:: Problem details ::
Begin with the first line of the entries below. Copy each line exactly, stopping after the one that contains "8. rotate_crank_by(+51°)".

:: Supplied data ::

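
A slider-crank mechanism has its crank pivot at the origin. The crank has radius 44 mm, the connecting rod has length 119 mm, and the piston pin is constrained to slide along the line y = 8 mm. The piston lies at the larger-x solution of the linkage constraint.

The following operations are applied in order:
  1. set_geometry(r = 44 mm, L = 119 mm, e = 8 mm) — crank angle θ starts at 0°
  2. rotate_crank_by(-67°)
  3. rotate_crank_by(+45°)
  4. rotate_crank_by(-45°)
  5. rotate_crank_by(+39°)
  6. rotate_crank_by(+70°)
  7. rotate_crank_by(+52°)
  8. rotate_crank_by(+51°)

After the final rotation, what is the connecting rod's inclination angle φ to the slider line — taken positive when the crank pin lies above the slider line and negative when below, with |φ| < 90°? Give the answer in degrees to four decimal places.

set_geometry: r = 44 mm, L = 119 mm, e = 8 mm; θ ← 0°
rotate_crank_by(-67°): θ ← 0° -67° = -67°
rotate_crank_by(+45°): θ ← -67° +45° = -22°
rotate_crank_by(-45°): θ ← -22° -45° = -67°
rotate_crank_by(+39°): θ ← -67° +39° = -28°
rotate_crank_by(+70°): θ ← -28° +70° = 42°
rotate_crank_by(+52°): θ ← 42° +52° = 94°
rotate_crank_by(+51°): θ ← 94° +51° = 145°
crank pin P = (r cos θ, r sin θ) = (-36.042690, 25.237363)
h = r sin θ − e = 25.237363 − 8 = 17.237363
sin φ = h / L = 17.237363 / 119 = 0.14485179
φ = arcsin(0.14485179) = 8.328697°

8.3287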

:: Result of the exercise ::
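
A slider-crank mechanism has its crank pivot at the origin. The crank has radius 44 mm, the connecting rod has length 119 mm, and the piston pin is constrained to slide along the line y = 8 mm. The piston lies at the larger-x solution of the linkage constraint.

The following operations are applied in order:
  1. set_geometry(r = 44 mm, L = 119 mm, e = 8 mm) — crank angle θ starts at 0°
  2. rotate_crank_by(-67°)
  3. rotate_crank_by(+45°)
  4. rotate_crank_by(-45°)
  5. rotate_crank_by(+39°)
  6. rotate_crank_by(+70°)
  7. rotate_crank_by(+52°)
  8. rotate_crank_by(+51°)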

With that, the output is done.